▶ _How to complete this task_
Each line in the listing below that contains "What" should be returned.

++++++++++

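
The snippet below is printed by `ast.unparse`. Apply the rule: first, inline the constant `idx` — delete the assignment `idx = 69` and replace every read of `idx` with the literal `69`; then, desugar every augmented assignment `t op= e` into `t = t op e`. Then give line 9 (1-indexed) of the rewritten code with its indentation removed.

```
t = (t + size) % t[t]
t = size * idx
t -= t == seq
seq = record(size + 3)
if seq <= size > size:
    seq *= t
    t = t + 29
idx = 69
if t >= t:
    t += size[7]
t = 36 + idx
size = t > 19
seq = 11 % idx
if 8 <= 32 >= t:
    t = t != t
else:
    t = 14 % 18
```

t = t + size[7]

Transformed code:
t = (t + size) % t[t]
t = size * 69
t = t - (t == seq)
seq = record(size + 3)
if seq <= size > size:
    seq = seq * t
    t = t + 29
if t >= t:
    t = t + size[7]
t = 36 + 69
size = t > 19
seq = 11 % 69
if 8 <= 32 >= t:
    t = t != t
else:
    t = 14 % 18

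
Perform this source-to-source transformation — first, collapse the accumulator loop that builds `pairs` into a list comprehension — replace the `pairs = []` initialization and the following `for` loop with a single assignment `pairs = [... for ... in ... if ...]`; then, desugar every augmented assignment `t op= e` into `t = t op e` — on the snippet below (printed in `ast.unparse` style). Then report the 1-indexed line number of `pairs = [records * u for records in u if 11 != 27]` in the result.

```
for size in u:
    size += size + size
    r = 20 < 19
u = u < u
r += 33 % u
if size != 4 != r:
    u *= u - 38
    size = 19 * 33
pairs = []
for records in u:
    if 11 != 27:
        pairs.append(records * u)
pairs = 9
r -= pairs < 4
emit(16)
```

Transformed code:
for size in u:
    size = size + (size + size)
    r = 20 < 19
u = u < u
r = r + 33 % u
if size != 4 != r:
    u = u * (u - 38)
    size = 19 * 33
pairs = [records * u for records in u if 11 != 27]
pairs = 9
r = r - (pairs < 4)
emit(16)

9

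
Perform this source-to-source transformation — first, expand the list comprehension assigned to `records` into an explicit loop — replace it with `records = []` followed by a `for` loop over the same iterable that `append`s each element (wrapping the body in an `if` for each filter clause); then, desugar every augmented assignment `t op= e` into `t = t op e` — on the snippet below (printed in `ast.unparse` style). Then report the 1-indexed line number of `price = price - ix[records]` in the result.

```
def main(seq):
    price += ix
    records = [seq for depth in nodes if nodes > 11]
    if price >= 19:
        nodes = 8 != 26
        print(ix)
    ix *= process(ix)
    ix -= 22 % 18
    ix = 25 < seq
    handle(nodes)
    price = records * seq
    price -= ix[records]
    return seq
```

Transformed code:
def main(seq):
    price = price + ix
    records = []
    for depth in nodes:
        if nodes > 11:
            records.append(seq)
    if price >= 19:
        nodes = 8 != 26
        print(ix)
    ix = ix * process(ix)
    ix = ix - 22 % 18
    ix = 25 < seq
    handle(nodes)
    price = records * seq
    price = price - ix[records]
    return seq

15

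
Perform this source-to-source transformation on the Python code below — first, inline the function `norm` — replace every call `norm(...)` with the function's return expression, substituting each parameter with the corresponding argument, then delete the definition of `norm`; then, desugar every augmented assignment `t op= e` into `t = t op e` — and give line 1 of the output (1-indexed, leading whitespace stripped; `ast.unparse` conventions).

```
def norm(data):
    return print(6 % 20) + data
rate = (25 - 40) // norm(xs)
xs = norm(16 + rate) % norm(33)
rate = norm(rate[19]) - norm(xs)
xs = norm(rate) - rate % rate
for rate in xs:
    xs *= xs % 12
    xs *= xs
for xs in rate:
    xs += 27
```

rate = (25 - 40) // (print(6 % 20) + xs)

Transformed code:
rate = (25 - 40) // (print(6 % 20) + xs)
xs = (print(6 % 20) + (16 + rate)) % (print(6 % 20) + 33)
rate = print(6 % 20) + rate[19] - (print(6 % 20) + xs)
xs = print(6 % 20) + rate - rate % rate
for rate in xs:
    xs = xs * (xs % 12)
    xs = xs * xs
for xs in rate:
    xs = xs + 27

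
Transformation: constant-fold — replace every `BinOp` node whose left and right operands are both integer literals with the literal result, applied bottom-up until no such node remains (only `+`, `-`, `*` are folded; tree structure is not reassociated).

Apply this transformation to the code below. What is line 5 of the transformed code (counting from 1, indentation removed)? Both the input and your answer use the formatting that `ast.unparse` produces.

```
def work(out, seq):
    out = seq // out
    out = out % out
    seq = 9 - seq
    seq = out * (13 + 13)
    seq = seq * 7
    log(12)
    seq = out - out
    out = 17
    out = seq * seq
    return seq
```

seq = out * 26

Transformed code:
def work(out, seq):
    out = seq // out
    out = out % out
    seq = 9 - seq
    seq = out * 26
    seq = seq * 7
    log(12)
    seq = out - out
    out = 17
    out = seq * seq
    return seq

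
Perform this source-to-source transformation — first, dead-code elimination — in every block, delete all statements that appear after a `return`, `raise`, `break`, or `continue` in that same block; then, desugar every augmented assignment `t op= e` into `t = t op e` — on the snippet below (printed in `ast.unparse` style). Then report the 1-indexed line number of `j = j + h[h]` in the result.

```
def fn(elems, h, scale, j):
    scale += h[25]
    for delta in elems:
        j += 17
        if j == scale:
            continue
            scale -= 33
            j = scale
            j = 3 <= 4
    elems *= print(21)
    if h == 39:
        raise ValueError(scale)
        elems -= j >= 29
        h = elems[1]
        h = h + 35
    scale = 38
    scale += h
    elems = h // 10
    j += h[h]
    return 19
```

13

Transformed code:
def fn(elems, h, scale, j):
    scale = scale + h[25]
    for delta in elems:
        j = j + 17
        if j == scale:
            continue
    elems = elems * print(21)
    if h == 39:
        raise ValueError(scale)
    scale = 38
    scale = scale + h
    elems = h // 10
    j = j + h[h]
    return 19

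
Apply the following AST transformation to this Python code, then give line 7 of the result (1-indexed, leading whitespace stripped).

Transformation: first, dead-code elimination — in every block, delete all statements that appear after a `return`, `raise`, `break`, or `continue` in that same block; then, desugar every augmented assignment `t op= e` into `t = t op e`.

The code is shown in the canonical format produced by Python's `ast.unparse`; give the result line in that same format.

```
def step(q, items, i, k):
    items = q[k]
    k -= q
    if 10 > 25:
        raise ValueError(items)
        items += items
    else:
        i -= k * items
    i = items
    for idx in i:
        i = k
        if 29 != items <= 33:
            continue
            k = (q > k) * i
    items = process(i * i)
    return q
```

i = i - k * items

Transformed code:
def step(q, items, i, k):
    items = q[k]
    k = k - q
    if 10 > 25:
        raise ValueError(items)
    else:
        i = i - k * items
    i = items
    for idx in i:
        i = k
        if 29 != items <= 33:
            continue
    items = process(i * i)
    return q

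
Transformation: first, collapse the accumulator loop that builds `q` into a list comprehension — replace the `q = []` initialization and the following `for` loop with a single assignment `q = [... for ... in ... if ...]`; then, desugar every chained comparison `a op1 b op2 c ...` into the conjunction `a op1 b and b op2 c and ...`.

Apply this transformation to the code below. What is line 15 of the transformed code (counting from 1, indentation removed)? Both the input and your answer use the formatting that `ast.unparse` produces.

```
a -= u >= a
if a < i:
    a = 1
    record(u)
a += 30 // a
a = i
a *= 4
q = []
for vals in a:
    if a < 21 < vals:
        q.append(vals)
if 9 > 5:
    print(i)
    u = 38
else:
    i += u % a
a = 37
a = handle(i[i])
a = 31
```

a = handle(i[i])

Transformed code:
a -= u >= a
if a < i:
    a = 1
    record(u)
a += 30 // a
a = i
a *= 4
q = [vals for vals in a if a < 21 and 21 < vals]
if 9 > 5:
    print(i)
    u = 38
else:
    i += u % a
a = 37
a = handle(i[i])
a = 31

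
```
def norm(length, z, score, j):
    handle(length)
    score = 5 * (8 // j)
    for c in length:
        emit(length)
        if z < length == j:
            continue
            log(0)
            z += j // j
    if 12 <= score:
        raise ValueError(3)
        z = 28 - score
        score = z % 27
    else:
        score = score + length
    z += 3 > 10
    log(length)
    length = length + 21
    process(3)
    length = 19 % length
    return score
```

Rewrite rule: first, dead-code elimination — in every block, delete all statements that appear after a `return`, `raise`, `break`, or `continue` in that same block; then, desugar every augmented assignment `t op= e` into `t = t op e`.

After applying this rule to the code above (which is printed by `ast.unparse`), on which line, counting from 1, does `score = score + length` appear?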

++++++++++

▶ _Expected answer_
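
Apply this transformation to the code below. What is line 5 of the transformed code (counting from 1, indentation removed)? Both the input and your answer use the formatting that `ast.unparse` produces.
Apply this transformation to the code below. What is line 15 of the transformed code (counting from 1, indentation removed)? Both the input and your answer use the formatting that `ast.unparse` produces.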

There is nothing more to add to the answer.